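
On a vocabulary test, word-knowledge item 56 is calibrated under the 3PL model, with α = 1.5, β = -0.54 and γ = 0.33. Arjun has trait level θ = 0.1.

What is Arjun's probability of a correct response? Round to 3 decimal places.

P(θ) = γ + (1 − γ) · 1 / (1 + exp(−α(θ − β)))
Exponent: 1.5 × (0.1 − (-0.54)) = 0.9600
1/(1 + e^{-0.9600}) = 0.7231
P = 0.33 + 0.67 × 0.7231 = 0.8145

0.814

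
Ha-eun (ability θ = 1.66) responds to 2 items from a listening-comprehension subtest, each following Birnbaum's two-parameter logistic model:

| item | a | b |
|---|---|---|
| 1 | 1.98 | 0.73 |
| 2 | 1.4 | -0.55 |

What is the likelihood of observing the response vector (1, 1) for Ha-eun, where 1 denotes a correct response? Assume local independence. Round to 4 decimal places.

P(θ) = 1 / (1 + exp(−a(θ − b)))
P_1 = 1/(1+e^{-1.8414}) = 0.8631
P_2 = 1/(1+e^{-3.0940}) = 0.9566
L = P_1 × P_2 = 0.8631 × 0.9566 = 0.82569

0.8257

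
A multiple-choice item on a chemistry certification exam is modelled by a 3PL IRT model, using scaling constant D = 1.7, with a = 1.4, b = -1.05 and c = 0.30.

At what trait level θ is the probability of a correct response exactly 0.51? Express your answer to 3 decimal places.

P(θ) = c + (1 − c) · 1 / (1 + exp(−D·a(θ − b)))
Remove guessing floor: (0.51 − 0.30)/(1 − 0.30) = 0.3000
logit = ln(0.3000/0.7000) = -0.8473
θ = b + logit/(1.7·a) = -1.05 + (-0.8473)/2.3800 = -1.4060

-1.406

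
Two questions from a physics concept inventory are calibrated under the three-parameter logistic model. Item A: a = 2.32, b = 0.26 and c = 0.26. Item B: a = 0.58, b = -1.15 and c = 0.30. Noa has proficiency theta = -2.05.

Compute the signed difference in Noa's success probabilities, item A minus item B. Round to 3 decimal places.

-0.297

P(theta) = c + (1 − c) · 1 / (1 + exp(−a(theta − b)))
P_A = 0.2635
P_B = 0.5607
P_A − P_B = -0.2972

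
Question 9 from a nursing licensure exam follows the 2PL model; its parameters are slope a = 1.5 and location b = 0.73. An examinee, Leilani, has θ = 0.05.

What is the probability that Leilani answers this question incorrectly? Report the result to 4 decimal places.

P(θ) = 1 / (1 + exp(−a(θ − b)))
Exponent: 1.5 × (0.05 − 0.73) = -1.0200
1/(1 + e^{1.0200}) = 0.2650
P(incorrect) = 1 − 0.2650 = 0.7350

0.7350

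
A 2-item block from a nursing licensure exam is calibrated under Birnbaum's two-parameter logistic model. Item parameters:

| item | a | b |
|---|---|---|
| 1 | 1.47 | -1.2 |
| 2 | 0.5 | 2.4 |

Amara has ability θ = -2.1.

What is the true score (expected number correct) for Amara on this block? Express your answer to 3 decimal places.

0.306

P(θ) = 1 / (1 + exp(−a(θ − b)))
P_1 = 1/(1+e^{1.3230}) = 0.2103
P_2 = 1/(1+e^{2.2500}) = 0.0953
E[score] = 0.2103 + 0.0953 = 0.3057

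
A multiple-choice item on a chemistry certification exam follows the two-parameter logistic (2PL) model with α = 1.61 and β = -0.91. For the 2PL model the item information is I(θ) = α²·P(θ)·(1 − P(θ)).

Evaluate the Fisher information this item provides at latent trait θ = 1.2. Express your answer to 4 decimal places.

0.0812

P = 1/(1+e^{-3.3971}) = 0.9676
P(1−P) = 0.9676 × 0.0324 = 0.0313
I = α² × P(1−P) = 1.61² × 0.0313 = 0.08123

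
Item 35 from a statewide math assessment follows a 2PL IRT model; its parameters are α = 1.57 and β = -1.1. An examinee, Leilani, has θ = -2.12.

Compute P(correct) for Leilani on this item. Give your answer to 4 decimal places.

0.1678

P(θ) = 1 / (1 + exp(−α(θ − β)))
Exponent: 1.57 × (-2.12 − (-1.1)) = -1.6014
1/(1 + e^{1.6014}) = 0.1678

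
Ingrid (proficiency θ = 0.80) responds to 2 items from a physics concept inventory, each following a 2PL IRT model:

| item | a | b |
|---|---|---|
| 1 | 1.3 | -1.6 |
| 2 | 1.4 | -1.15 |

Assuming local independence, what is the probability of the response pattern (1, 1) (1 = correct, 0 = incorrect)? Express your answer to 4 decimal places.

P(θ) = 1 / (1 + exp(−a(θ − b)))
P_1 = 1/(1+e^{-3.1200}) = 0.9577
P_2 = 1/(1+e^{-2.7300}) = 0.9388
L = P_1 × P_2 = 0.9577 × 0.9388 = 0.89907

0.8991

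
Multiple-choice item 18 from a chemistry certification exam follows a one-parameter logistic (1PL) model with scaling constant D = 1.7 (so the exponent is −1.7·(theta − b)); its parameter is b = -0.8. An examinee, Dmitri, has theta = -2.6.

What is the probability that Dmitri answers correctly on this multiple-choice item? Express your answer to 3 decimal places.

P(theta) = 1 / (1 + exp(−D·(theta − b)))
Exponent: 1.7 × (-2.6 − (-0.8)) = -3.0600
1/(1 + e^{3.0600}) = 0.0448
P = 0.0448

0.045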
---*---
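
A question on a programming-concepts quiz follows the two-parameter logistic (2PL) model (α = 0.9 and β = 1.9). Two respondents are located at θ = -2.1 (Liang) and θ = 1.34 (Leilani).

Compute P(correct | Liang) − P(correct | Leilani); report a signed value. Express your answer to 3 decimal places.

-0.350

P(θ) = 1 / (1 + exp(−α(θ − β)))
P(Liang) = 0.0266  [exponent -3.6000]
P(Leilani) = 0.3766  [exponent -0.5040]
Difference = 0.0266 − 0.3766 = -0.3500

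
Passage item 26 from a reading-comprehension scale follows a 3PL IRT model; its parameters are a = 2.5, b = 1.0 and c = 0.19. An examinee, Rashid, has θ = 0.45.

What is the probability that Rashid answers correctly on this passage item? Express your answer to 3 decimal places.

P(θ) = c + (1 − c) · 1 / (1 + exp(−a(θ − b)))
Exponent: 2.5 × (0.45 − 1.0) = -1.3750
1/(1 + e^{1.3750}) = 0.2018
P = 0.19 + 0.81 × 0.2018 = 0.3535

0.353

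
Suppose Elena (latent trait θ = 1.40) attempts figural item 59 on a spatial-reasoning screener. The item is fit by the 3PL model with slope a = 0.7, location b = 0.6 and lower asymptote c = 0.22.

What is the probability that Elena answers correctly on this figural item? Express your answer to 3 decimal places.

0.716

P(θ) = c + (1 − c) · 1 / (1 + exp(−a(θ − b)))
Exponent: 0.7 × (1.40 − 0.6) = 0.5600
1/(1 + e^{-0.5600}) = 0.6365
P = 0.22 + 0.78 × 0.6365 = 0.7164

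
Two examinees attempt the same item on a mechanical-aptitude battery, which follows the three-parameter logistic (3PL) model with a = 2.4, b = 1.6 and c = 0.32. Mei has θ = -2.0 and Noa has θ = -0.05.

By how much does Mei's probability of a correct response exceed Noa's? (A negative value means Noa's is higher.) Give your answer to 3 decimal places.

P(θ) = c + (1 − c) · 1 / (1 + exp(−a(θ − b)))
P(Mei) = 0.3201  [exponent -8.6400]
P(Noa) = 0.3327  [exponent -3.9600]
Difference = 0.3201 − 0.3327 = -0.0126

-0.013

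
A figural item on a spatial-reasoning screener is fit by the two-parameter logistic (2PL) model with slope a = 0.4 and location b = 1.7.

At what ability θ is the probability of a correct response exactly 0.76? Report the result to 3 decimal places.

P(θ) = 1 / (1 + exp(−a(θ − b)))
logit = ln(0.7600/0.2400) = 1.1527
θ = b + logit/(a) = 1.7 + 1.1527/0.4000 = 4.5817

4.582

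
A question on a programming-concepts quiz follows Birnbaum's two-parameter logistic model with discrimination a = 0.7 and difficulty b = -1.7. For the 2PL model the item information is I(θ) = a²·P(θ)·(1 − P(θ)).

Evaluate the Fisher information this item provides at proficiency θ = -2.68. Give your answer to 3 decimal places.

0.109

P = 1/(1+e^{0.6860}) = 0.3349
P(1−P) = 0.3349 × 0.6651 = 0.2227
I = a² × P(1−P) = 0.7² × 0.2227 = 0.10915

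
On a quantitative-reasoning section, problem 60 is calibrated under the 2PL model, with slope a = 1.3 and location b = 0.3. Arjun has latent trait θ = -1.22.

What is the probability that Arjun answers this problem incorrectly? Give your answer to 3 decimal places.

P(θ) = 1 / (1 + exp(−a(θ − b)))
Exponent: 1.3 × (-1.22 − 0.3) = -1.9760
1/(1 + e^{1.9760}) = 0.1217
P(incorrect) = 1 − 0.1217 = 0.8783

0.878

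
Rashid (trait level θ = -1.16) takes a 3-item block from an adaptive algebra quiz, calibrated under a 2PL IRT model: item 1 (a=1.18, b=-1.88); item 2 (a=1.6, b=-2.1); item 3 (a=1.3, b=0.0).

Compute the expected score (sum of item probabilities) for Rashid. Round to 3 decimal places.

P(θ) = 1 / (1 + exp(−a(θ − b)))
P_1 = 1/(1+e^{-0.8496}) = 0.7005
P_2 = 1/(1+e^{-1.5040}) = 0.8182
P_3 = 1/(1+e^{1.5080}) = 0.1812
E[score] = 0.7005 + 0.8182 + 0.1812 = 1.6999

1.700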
---*---
• _Your goal_
Every line containing the word "nursing" should be copied from the material.

• _Task result_
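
Question 9 from a nursing licensure exam follows the 2PL model; its parameters are slope a = 1.5 and location b = 0.73. An examinee, Leilani, has θ = 0.05.
A 2-item block from a nursing licensure exam is calibrated under Birnbaum's two-parameter logistic model. Item parameters: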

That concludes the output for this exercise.